[What is being asked]: Which lines run from the one containing "Consider 2 airlines" to the end of the entries below? Retype exactly those, both ends included.

------------

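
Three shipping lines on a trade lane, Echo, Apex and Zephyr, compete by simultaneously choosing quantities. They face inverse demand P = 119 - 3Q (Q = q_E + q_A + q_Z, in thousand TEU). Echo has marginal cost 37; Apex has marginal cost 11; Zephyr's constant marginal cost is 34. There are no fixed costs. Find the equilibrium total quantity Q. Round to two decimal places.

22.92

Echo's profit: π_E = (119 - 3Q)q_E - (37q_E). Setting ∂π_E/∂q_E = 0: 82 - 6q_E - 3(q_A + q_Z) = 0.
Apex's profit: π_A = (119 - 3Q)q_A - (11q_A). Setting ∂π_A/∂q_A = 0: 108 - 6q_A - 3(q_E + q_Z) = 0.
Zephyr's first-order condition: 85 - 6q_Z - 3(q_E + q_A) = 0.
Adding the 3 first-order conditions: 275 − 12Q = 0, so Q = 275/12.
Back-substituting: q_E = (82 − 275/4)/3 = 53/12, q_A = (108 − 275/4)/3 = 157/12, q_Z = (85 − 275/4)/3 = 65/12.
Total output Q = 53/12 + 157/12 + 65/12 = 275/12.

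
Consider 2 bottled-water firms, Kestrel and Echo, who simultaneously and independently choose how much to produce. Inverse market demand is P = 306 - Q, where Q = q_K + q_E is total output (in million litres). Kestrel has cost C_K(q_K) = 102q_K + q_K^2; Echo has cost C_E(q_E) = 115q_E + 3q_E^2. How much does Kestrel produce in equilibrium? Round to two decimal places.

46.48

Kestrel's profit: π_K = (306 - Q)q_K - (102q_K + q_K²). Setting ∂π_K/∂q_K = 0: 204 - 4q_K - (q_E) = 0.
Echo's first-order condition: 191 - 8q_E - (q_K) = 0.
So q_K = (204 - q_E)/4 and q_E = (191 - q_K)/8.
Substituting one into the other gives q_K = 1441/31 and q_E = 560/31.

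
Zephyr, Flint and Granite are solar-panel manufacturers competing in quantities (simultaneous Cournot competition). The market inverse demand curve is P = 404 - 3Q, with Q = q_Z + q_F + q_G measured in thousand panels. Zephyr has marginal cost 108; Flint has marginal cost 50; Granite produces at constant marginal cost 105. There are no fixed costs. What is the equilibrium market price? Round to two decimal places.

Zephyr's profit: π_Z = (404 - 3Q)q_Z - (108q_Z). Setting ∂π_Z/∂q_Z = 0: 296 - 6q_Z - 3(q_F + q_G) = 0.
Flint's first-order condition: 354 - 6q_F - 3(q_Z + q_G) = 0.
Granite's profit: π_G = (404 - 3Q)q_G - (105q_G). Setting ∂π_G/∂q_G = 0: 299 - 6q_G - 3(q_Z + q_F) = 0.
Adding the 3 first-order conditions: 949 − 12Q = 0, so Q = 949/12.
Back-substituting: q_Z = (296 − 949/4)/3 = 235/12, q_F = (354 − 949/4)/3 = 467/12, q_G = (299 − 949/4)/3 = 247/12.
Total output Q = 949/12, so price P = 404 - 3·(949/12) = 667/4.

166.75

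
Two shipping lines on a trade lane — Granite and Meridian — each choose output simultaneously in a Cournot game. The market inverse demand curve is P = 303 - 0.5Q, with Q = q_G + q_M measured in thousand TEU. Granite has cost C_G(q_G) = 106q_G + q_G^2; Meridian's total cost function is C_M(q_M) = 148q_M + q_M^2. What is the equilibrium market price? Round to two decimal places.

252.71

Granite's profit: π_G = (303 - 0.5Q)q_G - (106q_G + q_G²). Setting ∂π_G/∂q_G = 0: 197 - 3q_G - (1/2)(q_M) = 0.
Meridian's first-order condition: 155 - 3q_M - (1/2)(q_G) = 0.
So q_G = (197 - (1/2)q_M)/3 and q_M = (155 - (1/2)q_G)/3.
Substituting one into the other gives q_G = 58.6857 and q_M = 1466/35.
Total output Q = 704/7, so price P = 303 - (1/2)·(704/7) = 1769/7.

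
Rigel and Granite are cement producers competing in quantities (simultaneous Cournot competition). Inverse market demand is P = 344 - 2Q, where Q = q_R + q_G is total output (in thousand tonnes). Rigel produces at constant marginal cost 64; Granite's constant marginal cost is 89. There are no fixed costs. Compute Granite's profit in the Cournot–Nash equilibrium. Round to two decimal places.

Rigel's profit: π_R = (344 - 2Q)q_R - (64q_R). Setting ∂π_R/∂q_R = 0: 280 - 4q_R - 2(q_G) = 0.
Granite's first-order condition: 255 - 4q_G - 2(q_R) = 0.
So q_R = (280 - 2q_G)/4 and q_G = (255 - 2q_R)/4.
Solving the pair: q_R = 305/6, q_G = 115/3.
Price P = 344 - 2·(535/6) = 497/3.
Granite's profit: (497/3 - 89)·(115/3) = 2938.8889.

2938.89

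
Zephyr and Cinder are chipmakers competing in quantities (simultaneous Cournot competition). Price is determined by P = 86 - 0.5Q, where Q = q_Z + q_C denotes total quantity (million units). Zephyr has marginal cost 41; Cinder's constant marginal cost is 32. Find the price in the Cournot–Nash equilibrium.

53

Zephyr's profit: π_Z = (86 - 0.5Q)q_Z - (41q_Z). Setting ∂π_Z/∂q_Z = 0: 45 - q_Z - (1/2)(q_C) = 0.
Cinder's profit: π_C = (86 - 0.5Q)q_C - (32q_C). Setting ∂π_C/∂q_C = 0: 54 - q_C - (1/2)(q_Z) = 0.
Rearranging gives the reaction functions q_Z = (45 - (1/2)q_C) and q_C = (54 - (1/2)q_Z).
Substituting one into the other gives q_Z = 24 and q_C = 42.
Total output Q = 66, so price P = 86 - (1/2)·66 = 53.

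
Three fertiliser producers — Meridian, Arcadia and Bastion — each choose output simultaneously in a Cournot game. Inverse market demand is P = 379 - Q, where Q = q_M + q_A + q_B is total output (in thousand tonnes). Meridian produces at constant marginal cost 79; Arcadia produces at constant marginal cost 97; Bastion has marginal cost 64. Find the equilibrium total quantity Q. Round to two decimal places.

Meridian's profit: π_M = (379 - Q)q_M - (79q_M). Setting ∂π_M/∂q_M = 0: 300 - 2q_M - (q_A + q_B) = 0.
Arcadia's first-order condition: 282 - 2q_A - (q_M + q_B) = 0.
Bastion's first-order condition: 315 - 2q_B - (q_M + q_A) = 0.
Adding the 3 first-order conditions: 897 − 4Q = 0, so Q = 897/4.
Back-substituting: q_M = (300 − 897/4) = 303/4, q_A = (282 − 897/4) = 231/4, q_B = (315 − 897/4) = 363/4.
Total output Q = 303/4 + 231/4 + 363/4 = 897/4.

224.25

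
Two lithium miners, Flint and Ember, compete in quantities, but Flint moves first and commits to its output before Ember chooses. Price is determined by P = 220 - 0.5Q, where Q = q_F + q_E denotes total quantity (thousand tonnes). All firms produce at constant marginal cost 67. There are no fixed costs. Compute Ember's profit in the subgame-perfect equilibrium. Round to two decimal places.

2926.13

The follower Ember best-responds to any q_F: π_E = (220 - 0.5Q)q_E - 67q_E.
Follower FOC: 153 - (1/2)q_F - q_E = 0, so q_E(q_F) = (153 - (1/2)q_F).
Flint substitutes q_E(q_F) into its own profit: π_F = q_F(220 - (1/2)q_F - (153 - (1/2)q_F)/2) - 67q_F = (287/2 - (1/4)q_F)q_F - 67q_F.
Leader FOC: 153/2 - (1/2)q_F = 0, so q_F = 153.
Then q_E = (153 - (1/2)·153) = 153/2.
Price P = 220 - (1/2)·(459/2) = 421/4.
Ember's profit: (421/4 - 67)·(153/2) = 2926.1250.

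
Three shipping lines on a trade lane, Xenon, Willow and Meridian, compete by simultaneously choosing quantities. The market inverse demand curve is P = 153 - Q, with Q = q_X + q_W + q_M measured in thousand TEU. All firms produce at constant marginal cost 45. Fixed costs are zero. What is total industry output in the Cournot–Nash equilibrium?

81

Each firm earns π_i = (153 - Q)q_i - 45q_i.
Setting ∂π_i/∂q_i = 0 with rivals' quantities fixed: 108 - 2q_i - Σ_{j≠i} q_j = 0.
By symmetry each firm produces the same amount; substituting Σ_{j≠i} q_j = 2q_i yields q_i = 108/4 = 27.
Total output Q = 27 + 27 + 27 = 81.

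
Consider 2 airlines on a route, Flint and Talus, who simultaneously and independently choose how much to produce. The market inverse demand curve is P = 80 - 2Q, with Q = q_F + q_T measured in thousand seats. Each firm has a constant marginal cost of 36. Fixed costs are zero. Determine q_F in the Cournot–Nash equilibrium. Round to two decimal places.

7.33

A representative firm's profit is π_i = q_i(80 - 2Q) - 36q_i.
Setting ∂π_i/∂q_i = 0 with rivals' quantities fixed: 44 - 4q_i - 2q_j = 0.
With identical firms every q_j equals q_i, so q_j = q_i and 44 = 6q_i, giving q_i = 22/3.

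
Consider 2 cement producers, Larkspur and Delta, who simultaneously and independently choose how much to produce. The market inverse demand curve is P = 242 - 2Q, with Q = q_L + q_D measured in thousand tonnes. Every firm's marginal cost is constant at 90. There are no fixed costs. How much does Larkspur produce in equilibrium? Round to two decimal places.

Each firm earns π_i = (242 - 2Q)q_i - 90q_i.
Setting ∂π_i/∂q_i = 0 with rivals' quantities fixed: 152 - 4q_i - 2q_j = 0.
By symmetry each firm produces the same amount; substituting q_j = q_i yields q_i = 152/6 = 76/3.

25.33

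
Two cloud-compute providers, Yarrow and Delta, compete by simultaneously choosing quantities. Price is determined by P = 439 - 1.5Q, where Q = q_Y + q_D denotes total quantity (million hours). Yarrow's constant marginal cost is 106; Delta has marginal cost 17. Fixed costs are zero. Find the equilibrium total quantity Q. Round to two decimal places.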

------------

[Response to the exercise]:
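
Consider 2 airlines on a route, Flint and Talus, who simultaneously and independently choose how much to produce. The market inverse demand curve is P = 80 - 2Q, with Q = q_F + q_T measured in thousand seats. Each firm has a constant marginal cost of 36. Fixed costs are zero. Determine q_F in the Cournot–Nash equilibrium. Round to two decimal places.

7.33

A representative firm's profit is π_i = q_i(80 - 2Q) - 36q_i.
Setting ∂π_i/∂q_i = 0 with rivals' quantities fixed: 44 - 4q_i - 2q_j = 0.
With identical firms every q_j equals q_i, so q_j = q_i and 44 = 6q_i, giving q_i = 22/3.

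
Consider 2 cement producers, Larkspur and Delta, who simultaneously and independently choose how much to produce. The market inverse demand curve is P = 242 - 2Q, with Q = q_L + q_D measured in thousand tonnes. Every firm's marginal cost is constant at 90. There are no fixed costs. How much does Larkspur produce in equilibrium? Round to two decimal places.

Each firm earns π_i = (242 - 2Q)q_i - 90q_i.
Setting ∂π_i/∂q_i = 0 with rivals' quantities fixed: 152 - 4q_i - 2q_j = 0.
By symmetry each firm produces the same amount; substituting q_j = q_i yields q_i = 152/6 = 76/3.

25.33

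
Two cloud-compute providers, Yarrow and Delta, compete by simultaneously choosing quantities. Price is determined by P = 439 - 1.5Q, where Q = q_Y + q_D denotes total quantity (million hours). Yarrow's constant marginal cost is 106; Delta has marginal cost 17. Fixed costs are zero. Find the equilibrium total quantity Q. Round to two decimal places.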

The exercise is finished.